## ACTIVITY
Retype, exactly as they appear below, the lines between the line holding "10. empty(A)" and the line holding "4. pour(C -> B)", both ends included.

## MATERIAL SUPPLIED

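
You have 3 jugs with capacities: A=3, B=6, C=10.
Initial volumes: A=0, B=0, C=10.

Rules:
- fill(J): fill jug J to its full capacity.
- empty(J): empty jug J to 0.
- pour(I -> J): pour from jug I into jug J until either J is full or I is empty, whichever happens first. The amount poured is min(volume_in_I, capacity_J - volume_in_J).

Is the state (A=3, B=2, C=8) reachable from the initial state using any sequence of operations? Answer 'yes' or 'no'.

BFS from (A=0, B=0, C=10):
  1. pour(C -> A) -> (A=3 B=0 C=7)
  2. empty(A) -> (A=0 B=0 C=7)
  3. pour(C -> B) -> (A=0 B=6 C=1)
  4. pour(C -> A) -> (A=1 B=6 C=0)
  5. pour(B -> C) -> (A=1 B=0 C=6)
  6. fill(B) -> (A=1 B=6 C=6)
  7. pour(B -> C) -> (A=1 B=2 C=10)
  8. pour(C -> A) -> (A=3 B=2 C=8)
Target reached → yes.

Answer: yes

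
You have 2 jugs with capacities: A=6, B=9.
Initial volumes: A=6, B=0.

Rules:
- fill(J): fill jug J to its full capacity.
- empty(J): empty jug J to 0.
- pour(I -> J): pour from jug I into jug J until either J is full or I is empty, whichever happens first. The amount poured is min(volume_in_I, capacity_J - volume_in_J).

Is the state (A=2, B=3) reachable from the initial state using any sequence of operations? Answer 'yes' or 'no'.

Answer: no

Derivation:
BFS explored all 10 reachable states.
Reachable set includes: (0,0), (0,3), (0,6), (0,9), (3,0), (3,9), (6,0), (6,3), (6,6), (6,9)
Target (A=2, B=3) not in reachable set → no.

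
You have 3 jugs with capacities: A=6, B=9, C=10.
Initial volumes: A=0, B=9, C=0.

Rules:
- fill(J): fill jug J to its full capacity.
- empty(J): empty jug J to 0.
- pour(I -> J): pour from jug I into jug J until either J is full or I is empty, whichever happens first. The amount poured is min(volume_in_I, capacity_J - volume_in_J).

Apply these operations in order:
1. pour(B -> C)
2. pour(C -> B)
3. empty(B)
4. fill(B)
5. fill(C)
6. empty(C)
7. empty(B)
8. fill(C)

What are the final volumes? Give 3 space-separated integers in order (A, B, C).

Step 1: pour(B -> C) -> (A=0 B=0 C=9)
Step 2: pour(C -> B) -> (A=0 B=9 C=0)
Step 3: empty(B) -> (A=0 B=0 C=0)
Step 4: fill(B) -> (A=0 B=9 C=0)
Step 5: fill(C) -> (A=0 B=9 C=10)
Step 6: empty(C) -> (A=0 B=9 C=0)
Step 7: empty(B) -> (A=0 B=0 C=0)
Step 8: fill(C) -> (A=0 B=0 C=10)

Answer: 0 0 10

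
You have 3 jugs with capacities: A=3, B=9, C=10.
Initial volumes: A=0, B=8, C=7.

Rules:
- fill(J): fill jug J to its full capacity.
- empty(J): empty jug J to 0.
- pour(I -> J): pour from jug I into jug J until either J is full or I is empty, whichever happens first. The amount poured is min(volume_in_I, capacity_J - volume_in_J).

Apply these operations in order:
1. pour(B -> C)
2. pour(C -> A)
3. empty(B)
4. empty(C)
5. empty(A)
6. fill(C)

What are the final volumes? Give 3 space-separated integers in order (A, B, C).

Answer: 0 0 10

Derivation:
Step 1: pour(B -> C) -> (A=0 B=5 C=10)
Step 2: pour(C -> A) -> (A=3 B=5 C=7)
Step 3: empty(B) -> (A=3 B=0 C=7)
Step 4: empty(C) -> (A=3 B=0 C=0)
Step 5: empty(A) -> (A=0 B=0 C=0)
Step 6: fill(C) -> (A=0 B=0 C=10)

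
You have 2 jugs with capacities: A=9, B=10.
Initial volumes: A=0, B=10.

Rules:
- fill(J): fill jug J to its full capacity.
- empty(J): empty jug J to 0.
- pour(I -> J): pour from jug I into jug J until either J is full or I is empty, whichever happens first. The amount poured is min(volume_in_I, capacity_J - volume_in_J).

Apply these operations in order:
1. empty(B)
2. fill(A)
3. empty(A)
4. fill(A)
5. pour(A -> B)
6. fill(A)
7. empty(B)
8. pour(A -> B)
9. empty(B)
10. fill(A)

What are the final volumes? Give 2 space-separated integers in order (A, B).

Step 1: empty(B) -> (A=0 B=0)
Step 2: fill(A) -> (A=9 B=0)
Step 3: empty(A) -> (A=0 B=0)
Step 4: fill(A) -> (A=9 B=0)
Step 5: pour(A -> B) -> (A=0 B=9)
Step 6: fill(A) -> (A=9 B=9)
Step 7: empty(B) -> (A=9 B=0)
Step 8: pour(A -> B) -> (A=0 B=9)
Step 9: empty(B) -> (A=0 B=0)
Step 10: fill(A) -> (A=9 B=0)

Answer: 9 0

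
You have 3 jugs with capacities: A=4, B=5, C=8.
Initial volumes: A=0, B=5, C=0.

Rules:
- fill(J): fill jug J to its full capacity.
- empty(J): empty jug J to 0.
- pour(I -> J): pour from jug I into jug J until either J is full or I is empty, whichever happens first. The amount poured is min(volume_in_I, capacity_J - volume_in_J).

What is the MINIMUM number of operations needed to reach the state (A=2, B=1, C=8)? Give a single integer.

BFS from (A=0, B=5, C=0). One shortest path:
  1. pour(B -> A) -> (A=4 B=1 C=0)
  2. empty(A) -> (A=0 B=1 C=0)
  3. pour(B -> C) -> (A=0 B=0 C=1)
  4. fill(B) -> (A=0 B=5 C=1)
  5. pour(B -> C) -> (A=0 B=0 C=6)
  6. fill(B) -> (A=0 B=5 C=6)
  7. pour(B -> A) -> (A=4 B=1 C=6)
  8. pour(A -> C) -> (A=2 B=1 C=8)
Reached target in 8 moves.

Answer: 8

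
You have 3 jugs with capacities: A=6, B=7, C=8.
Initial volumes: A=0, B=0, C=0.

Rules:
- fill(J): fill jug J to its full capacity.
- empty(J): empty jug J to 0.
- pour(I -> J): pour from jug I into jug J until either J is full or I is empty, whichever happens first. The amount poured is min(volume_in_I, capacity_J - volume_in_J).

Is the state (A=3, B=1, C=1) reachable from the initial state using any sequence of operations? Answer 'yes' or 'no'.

BFS explored all 294 reachable states.
Reachable set includes: (0,0,0), (0,0,1), (0,0,2), (0,0,3), (0,0,4), (0,0,5), (0,0,6), (0,0,7), (0,0,8), (0,1,0), (0,1,1), (0,1,2) ...
Target (A=3, B=1, C=1) not in reachable set → no.

Answer: no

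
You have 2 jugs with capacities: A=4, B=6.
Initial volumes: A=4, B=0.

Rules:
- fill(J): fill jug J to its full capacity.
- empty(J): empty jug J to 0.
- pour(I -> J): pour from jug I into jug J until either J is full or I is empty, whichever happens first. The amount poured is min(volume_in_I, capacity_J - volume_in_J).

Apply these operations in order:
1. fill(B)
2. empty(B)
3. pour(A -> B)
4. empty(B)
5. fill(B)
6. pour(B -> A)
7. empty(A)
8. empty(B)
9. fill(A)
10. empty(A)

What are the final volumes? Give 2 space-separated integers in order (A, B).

Answer: 0 0

Derivation:
Step 1: fill(B) -> (A=4 B=6)
Step 2: empty(B) -> (A=4 B=0)
Step 3: pour(A -> B) -> (A=0 B=4)
Step 4: empty(B) -> (A=0 B=0)
Step 5: fill(B) -> (A=0 B=6)
Step 6: pour(B -> A) -> (A=4 B=2)
Step 7: empty(A) -> (A=0 B=2)
Step 8: empty(B) -> (A=0 B=0)
Step 9: fill(A) -> (A=4 B=0)
Step 10: empty(A) -> (A=0 B=0)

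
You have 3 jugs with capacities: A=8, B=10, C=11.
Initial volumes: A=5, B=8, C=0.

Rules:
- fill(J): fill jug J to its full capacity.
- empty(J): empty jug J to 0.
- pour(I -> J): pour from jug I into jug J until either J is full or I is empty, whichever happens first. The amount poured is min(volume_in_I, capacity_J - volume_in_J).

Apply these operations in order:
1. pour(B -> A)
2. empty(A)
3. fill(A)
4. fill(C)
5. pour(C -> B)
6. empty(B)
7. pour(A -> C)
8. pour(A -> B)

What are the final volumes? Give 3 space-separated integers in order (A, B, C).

Answer: 0 3 11

Derivation:
Step 1: pour(B -> A) -> (A=8 B=5 C=0)
Step 2: empty(A) -> (A=0 B=5 C=0)
Step 3: fill(A) -> (A=8 B=5 C=0)
Step 4: fill(C) -> (A=8 B=5 C=11)
Step 5: pour(C -> B) -> (A=8 B=10 C=6)
Step 6: empty(B) -> (A=8 B=0 C=6)
Step 7: pour(A -> C) -> (A=3 B=0 C=11)
Step 8: pour(A -> B) -> (A=0 B=3 C=11)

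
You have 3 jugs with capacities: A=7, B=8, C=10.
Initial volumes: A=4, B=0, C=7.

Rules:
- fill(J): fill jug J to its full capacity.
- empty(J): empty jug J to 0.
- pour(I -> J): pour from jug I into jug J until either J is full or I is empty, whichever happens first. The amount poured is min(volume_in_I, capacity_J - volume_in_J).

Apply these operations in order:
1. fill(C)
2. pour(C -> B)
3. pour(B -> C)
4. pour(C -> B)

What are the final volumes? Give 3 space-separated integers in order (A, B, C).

Step 1: fill(C) -> (A=4 B=0 C=10)
Step 2: pour(C -> B) -> (A=4 B=8 C=2)
Step 3: pour(B -> C) -> (A=4 B=0 C=10)
Step 4: pour(C -> B) -> (A=4 B=8 C=2)

Answer: 4 8 2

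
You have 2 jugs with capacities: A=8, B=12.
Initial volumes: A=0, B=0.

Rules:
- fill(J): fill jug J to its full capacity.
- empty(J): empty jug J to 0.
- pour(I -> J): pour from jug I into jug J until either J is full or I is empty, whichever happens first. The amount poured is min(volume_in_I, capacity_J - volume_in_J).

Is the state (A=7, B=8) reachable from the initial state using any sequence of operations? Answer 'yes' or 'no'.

Answer: no

Derivation:
BFS explored all 10 reachable states.
Reachable set includes: (0,0), (0,4), (0,8), (0,12), (4,0), (4,12), (8,0), (8,4), (8,8), (8,12)
Target (A=7, B=8) not in reachable set → no.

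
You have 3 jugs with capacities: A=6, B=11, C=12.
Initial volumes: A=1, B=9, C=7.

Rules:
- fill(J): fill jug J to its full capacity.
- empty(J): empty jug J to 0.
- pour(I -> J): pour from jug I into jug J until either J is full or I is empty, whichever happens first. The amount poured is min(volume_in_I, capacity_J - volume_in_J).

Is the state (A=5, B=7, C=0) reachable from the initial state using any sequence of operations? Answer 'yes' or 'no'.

BFS from (A=1, B=9, C=7):
  1. pour(A -> B) -> (A=0 B=10 C=7)
  2. fill(A) -> (A=6 B=10 C=7)
  3. pour(A -> B) -> (A=5 B=11 C=7)
  4. empty(B) -> (A=5 B=0 C=7)
  5. pour(C -> B) -> (A=5 B=7 C=0)
Target reached → yes.

Answer: yes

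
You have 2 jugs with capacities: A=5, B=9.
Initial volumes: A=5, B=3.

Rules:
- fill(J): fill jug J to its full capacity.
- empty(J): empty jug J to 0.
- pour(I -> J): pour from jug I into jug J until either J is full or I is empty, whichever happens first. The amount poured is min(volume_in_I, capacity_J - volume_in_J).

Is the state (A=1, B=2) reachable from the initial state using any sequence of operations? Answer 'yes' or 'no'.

Answer: no

Derivation:
BFS explored all 28 reachable states.
Reachable set includes: (0,0), (0,1), (0,2), (0,3), (0,4), (0,5), (0,6), (0,7), (0,8), (0,9), (1,0), (1,9) ...
Target (A=1, B=2) not in reachable set → no.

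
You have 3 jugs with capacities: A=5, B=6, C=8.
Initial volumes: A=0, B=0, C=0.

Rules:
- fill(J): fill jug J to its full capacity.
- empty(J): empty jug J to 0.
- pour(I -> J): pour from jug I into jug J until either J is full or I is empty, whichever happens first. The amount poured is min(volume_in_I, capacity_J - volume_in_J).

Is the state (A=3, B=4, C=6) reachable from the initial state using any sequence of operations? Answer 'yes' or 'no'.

Answer: no

Derivation:
BFS explored all 238 reachable states.
Reachable set includes: (0,0,0), (0,0,1), (0,0,2), (0,0,3), (0,0,4), (0,0,5), (0,0,6), (0,0,7), (0,0,8), (0,1,0), (0,1,1), (0,1,2) ...
Target (A=3, B=4, C=6) not in reachable set → no.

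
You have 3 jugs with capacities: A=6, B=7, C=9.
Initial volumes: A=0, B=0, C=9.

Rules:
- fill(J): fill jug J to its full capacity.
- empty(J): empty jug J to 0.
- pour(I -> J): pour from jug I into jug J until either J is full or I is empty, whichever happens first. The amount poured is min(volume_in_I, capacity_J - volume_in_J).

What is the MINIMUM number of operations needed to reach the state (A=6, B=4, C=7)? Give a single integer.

BFS from (A=0, B=0, C=9). One shortest path:
  1. fill(B) -> (A=0 B=7 C=9)
  2. pour(C -> A) -> (A=6 B=7 C=3)
  3. empty(A) -> (A=0 B=7 C=3)
  4. pour(C -> A) -> (A=3 B=7 C=0)
  5. pour(B -> C) -> (A=3 B=0 C=7)
  6. fill(B) -> (A=3 B=7 C=7)
  7. pour(B -> A) -> (A=6 B=4 C=7)
Reached target in 7 moves.

Answer: 7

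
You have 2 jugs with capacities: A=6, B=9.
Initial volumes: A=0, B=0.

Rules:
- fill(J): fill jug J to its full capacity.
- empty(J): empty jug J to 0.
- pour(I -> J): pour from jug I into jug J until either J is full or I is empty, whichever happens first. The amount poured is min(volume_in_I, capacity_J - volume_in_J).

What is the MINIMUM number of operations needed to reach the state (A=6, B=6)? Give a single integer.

BFS from (A=0, B=0). One shortest path:
  1. fill(A) -> (A=6 B=0)
  2. pour(A -> B) -> (A=0 B=6)
  3. fill(A) -> (A=6 B=6)
Reached target in 3 moves.

Answer: 3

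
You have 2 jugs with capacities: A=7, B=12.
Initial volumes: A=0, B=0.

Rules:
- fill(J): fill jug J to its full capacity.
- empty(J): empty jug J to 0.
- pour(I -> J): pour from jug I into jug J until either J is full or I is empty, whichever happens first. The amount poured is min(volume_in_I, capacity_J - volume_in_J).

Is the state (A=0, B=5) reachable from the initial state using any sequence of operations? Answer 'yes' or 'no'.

BFS from (A=0, B=0):
  1. fill(B) -> (A=0 B=12)
  2. pour(B -> A) -> (A=7 B=5)
  3. empty(A) -> (A=0 B=5)
Target reached → yes.

Answer: yes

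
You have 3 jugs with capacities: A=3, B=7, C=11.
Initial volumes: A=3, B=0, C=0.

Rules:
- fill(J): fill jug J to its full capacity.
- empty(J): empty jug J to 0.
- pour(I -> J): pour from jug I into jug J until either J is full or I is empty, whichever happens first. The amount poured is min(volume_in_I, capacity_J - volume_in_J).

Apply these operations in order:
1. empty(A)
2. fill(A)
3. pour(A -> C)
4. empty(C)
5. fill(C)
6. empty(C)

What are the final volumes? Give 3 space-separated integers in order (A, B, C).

Step 1: empty(A) -> (A=0 B=0 C=0)
Step 2: fill(A) -> (A=3 B=0 C=0)
Step 3: pour(A -> C) -> (A=0 B=0 C=3)
Step 4: empty(C) -> (A=0 B=0 C=0)
Step 5: fill(C) -> (A=0 B=0 C=11)
Step 6: empty(C) -> (A=0 B=0 C=0)

Answer: 0 0 0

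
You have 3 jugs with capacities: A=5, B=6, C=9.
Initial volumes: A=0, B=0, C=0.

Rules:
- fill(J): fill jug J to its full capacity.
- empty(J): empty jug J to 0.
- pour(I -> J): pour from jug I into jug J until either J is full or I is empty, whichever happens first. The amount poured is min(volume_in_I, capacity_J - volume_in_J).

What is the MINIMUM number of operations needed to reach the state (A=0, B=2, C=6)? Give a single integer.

BFS from (A=0, B=0, C=0). One shortest path:
  1. fill(A) -> (A=5 B=0 C=0)
  2. fill(B) -> (A=5 B=6 C=0)
  3. pour(B -> C) -> (A=5 B=0 C=6)
  4. fill(B) -> (A=5 B=6 C=6)
  5. pour(A -> C) -> (A=2 B=6 C=9)
  6. empty(C) -> (A=2 B=6 C=0)
  7. pour(B -> C) -> (A=2 B=0 C=6)
  8. pour(A -> B) -> (A=0 B=2 C=6)
Reached target in 8 moves.

Answer: 8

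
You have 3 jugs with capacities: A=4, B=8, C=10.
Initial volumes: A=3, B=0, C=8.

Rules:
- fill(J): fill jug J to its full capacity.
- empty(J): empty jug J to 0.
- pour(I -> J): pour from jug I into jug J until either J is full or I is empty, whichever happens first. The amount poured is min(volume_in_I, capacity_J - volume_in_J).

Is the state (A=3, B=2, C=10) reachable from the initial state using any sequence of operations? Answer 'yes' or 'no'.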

## TASK RESULT
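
10. empty(A)

What are the final volumes? Give 2 space-separated integers in order (A, B).

Answer: 0 0

Derivation:
Step 1: fill(B) -> (A=4 B=6)
Step 2: empty(B) -> (A=4 B=0)
Step 3: pour(A -> B) -> (A=0 B=4)
Step 4: empty(B) -> (A=0 B=0)
Step 5: fill(B) -> (A=0 B=6)
Step 6: pour(B -> A) -> (A=4 B=2)
Step 7: empty(A) -> (A=0 B=2)
Step 8: empty(B) -> (A=0 B=0)
Step 9: fill(A) -> (A=4 B=0)
Step 10: empty(A) -> (A=0 B=0)

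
You have 3 jugs with capacities: A=8, B=10, C=11.
Initial volumes: A=5, B=8, C=0.

Rules:
- fill(J): fill jug J to its full capacity.
- empty(J): empty jug J to 0.
- pour(I -> J): pour from jug I into jug J until either J is full or I is empty, whichever happens first. The amount poured is min(volume_in_I, capacity_J - volume_in_J).

Apply these operations in order:
1. pour(B -> A)
2. empty(A)
3. fill(A)
4. fill(C)
5. pour(C -> B)
6. empty(B)
7. pour(A -> C)
8. pour(A -> B)

What are the final volumes? Give 3 space-separated integers in order (A, B, C).

Answer: 0 3 11

Derivation:
Step 1: pour(B -> A) -> (A=8 B=5 C=0)
Step 2: empty(A) -> (A=0 B=5 C=0)
Step 3: fill(A) -> (A=8 B=5 C=0)
Step 4: fill(C) -> (A=8 B=5 C=11)
Step 5: pour(C -> B) -> (A=8 B=10 C=6)
Step 6: empty(B) -> (A=8 B=0 C=6)
Step 7: pour(A -> C) -> (A=3 B=0 C=11)
Step 8: pour(A -> B) -> (A=0 B=3 C=11)

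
You have 3 jugs with capacities: A=7, B=8, C=10.
Initial volumes: A=4, B=0, C=7.

Rules:
- fill(J): fill jug J to its full capacity.
- empty(J): empty jug J to 0.
- pour(I -> J): pour from jug I into jug J until either J is full or I is empty, whichever happens first. The amount poured is min(volume_in_I, capacity_J - volume_in_J).

Apply these operations in order:
1. fill(C)
2. pour(C -> B)
3. pour(B -> C)
4. pour(C -> B)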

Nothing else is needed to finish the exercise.